**TO DO:**
Take the data from its first line. Print each line exactly until the line containing "Orientation: T lies" has been printed too.

----- TASK INPUTS

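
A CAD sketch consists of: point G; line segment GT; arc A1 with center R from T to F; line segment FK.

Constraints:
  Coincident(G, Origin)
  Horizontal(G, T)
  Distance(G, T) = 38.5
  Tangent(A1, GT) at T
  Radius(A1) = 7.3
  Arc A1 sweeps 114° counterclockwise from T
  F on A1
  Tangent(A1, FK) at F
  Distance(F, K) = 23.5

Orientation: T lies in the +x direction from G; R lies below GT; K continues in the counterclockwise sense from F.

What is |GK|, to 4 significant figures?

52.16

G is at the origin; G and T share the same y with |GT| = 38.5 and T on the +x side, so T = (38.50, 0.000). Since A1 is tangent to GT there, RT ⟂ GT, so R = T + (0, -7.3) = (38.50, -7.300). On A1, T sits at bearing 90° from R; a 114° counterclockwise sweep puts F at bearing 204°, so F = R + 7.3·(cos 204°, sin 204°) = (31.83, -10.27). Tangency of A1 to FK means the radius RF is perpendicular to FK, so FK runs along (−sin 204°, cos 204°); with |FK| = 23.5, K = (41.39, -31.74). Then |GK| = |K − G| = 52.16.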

----------

**COMPLETED TASK:**
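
A CAD sketch consists of: point G; line segment GT; arc A1 with center R from T to F; line segment FK.

Constraints:
  Coincident(G, Origin)
  Horizontal(G, T)
  Distance(G, T) = 38.5
  Tangent(A1, GT) at T
  Radius(A1) = 7.3
  Arc A1 sweeps 114° counterclockwise from T
  F on A1
  Tangent(A1, FK) at F
  Distance(F, K) = 23.5

Orientation: T lies in the +x direction from G; R lies below GT; K continues in the counterclockwise sense from F.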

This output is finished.